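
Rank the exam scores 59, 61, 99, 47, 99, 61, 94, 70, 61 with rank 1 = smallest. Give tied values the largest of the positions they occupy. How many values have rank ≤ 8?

7

Sorted (ascending): 47, 59, 61, 61, 61, 70, 94, 99, 99
The 3 values of 61 occupy positions 3–5 → each gets rank 5.
The 2 values of 99 occupy positions 8–9 → each gets rank 9.
Ranks ≤ 8: {1, 2, 5, 5, 5, 6, 7} → 7 values.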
* * * * * * * * *
Each entry must be set down exactly as it appears.

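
Rank the exam scores 59, 61, 99, 47, 99, 61, 94, 70, 61 with rank 1 = smallest. Give tied values the largest of the positions they occupy. How many values have rank ≤ 8?

7

Sorted (ascending): 47, 59, 61, 61, 61, 70, 94, 99, 99
The 3 values of 61 occupy positions 3–5 → each gets rank 5.
The 2 values of 99 occupy positions 8–9 → each gets rank 9.
Ranks ≤ 8: {1, 2, 5, 5, 5, 6, 7} → 7 values.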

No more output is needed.